(Stored items)

=-=-=

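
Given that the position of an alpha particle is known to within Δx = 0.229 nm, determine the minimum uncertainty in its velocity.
34.653 m/s

Using the Heisenberg uncertainty principle and Δp = mΔv:
ΔxΔp ≥ ℏ/2
Δx(mΔv) ≥ ℏ/2

The minimum uncertainty in velocity is:
Δv_min = ℏ/(2mΔx)
Δv_min = (1.055e-34 J·s) / (2 × 6.645e-27 kg × 2.290e-10 m)
Δv_min = 3.465e+01 m/s = 34.653 m/s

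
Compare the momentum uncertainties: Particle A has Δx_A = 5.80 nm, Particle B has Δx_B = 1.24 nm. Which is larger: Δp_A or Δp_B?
Particle B has the larger minimum momentum uncertainty, by a factor of 4.68.

For each particle, the minimum momentum uncertainty is Δp_min = ℏ/(2Δx):

Particle A: Δp_A = ℏ/(2×5.800e-09 m) = 9.091e-27 kg·m/s
Particle B: Δp_B = ℏ/(2×1.240e-09 m) = 4.252e-26 kg·m/s

Ratio: Δp_B/Δp_A = 4.68

Since Δp_min ∝ 1/Δx, the particle with smaller position uncertainty (B) has larger momentum uncertainty.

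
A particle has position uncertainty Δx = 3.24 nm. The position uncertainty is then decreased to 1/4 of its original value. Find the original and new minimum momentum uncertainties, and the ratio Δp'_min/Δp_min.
Original Δp_min = 1.627 × 10^-26 kg·m/s; new Δp'_min = 6.510 × 10^-26 kg·m/s; ratio Δp'_min/Δp_min = 4.

From the uncertainty principle ΔxΔp ≥ ℏ/2, the minimum momentum uncertainty is Δp_min = ℏ/(2Δx).

Original (Δx = 3.24 nm = 3.240e-09 m):
Δp_min = (1.055e-34 J·s)/(2 × 3.240e-09 m) = 1.627e-26 kg·m/s

When Δx → (1/4)Δx:
Δp'_min = ℏ/(2 × (1/4)Δx) = 4 × ℏ/(2Δx) = 4 × Δp_min
Δp'_min = 4 × 1.627e-26 kg·m/s = 6.510e-26 kg·m/s

Since Δp_min ∝ 1/Δx, when Δx is decreased to 1/4 of its original value, Δp_min increases to 4 times its original value.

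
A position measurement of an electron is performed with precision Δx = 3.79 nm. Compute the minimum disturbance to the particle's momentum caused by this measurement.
1.391 × 10^-26 kg·m/s

The uncertainty principle implies that measuring position disturbs momentum:
ΔxΔp ≥ ℏ/2

When we measure position with precision Δx, we necessarily introduce a momentum uncertainty:
Δp ≥ ℏ/(2Δx)
Δp_min = (1.055e-34 J·s) / (2 × 3.790e-09 m)
Δp_min = 1.391e-26 kg·m/s

The more precisely we measure position, the greater the momentum disturbance.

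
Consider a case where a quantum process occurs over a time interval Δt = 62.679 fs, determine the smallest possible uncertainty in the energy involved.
5.251 meV

Using the energy-time uncertainty principle:
ΔEΔt ≥ ℏ/2

The minimum uncertainty in energy is:
ΔE_min = ℏ/(2Δt)
ΔE_min = (1.055e-34 J·s) / (2 × 6.268e-14 s)
ΔE_min = 8.412e-22 J = 5.251 meV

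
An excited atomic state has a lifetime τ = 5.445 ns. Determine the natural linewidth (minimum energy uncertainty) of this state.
60.442 neV

Using the energy-time uncertainty principle:
ΔEΔt ≥ ℏ/2

The lifetime τ represents the time uncertainty Δt.
The natural linewidth (minimum energy uncertainty) is:

ΔE = ℏ/(2τ)
ΔE = (1.055e-34 J·s) / (2 × 5.445e-09 s)
ΔE = 9.684e-27 J = 60.442 neV

This natural linewidth limits the precision of spectroscopic measurements.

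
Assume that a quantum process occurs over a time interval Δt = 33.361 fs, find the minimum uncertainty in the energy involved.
9.865 meV

Using the energy-time uncertainty principle:
ΔEΔt ≥ ℏ/2

The minimum uncertainty in energy is:
ΔE_min = ℏ/(2Δt)
ΔE_min = (1.055e-34 J·s) / (2 × 3.336e-14 s)
ΔE_min = 1.581e-21 J = 9.865 meV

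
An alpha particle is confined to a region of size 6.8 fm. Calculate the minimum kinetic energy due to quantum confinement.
28.240 keV

Using the uncertainty principle:

1. Position uncertainty: Δx ≈ 6.800e-15 m
2. Minimum momentum uncertainty: Δp = ℏ/(2Δx) = 7.754e-21 kg·m/s
3. Minimum kinetic energy:
   KE = (Δp)²/(2m) = (7.754e-21)²/(2 × 6.645e-27 kg)
   KE = 4.525e-15 J = 28.240 keV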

=-=-=

> WHAT YOU SHOULD DO
Could you reproduce all the records exactly?

> RESPONSE TO THE EXERCISE
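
Given that the position of an alpha particle is known to within Δx = 0.229 nm, determine the minimum uncertainty in its velocity.
34.653 m/s

Using the Heisenberg uncertainty principle and Δp = mΔv:
ΔxΔp ≥ ℏ/2
Δx(mΔv) ≥ ℏ/2

The minimum uncertainty in velocity is:
Δv_min = ℏ/(2mΔx)
Δv_min = (1.055e-34 J·s) / (2 × 6.645e-27 kg × 2.290e-10 m)
Δv_min = 3.465e+01 m/s = 34.653 m/s

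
Compare the momentum uncertainties: Particle A has Δx_A = 5.80 nm, Particle B has Δx_B = 1.24 nm. Which is larger: Δp_A or Δp_B?
Particle B has the larger minimum momentum uncertainty, by a factor of 4.68.

For each particle, the minimum momentum uncertainty is Δp_min = ℏ/(2Δx):

Particle A: Δp_A = ℏ/(2×5.800e-09 m) = 9.091e-27 kg·m/s
Particle B: Δp_B = ℏ/(2×1.240e-09 m) = 4.252e-26 kg·m/s

Ratio: Δp_B/Δp_A = 4.68

Since Δp_min ∝ 1/Δx, the particle with smaller position uncertainty (B) has larger momentum uncertainty.

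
A particle has position uncertainty Δx = 3.24 nm. The position uncertainty is then decreased to 1/4 of its original value. Find the original and new minimum momentum uncertainties, and the ratio Δp'_min/Δp_min.
Original Δp_min = 1.627 × 10^-26 kg·m/s; new Δp'_min = 6.510 × 10^-26 kg·m/s; ratio Δp'_min/Δp_min = 4.

From the uncertainty principle ΔxΔp ≥ ℏ/2, the minimum momentum uncertainty is Δp_min = ℏ/(2Δx).

Original (Δx = 3.24 nm = 3.240e-09 m):
Δp_min = (1.055e-34 J·s)/(2 × 3.240e-09 m) = 1.627e-26 kg·m/s

When Δx → (1/4)Δx:
Δp'_min = ℏ/(2 × (1/4)Δx) = 4 × ℏ/(2Δx) = 4 × Δp_min
Δp'_min = 4 × 1.627e-26 kg·m/s = 6.510e-26 kg·m/s

Since Δp_min ∝ 1/Δx, when Δx is decreased to 1/4 of its original value, Δp_min increases to 4 times its original value.

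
A position measurement of an electron is performed with precision Δx = 3.79 nm. Compute the minimum disturbance to the particle's momentum caused by this measurement.
1.391 × 10^-26 kg·m/s

The uncertainty principle implies that measuring position disturbs momentum:
ΔxΔp ≥ ℏ/2

When we measure position with precision Δx, we necessarily introduce a momentum uncertainty:
Δp ≥ ℏ/(2Δx)
Δp_min = (1.055e-34 J·s) / (2 × 3.790e-09 m)
Δp_min = 1.391e-26 kg·m/s

The more precisely we measure position, the greater the momentum disturbance.

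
Consider a case where a quantum process occurs over a time interval Δt = 62.679 fs, determine the smallest possible uncertainty in the energy involved.
5.251 meV

Using the energy-time uncertainty principle:
ΔEΔt ≥ ℏ/2

The minimum uncertainty in energy is:
ΔE_min = ℏ/(2Δt)
ΔE_min = (1.055e-34 J·s) / (2 × 6.268e-14 s)
ΔE_min = 8.412e-22 J = 5.251 meV

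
An excited atomic state has a lifetime τ = 5.445 ns. Determine the natural linewidth (minimum energy uncertainty) of this state.
60.442 neV

Using the energy-time uncertainty principle:
ΔEΔt ≥ ℏ/2

The lifetime τ represents the time uncertainty Δt.
The natural linewidth (minimum energy uncertainty) is:

ΔE = ℏ/(2τ)
ΔE = (1.055e-34 J·s) / (2 × 5.445e-09 s)
ΔE = 9.684e-27 J = 60.442 neV

This natural linewidth limits the precision of spectroscopic measurements.

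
Assume that a quantum process occurs over a time interval Δt = 33.361 fs, find the minimum uncertainty in the energy involved.
9.865 meV

Using the energy-time uncertainty principle:
ΔEΔt ≥ ℏ/2

The minimum uncertainty in energy is:
ΔE_min = ℏ/(2Δt)
ΔE_min = (1.055e-34 J·s) / (2 × 3.336e-14 s)
ΔE_min = 1.581e-21 J = 9.865 meV

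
An alpha particle is confined to a region of size 6.8 fm. Calculate the minimum kinetic energy due to quantum confinement.
28.240 keV

Using the uncertainty principle:

1. Position uncertainty: Δx ≈ 6.800e-15 m
2. Minimum momentum uncertainty: Δp = ℏ/(2Δx) = 7.754e-21 kg·m/s
3. Minimum kinetic energy:
   KE = (Δp)²/(2m) = (7.754e-21)²/(2 × 6.645e-27 kg)
   KE = 4.525e-15 J = 28.240 keV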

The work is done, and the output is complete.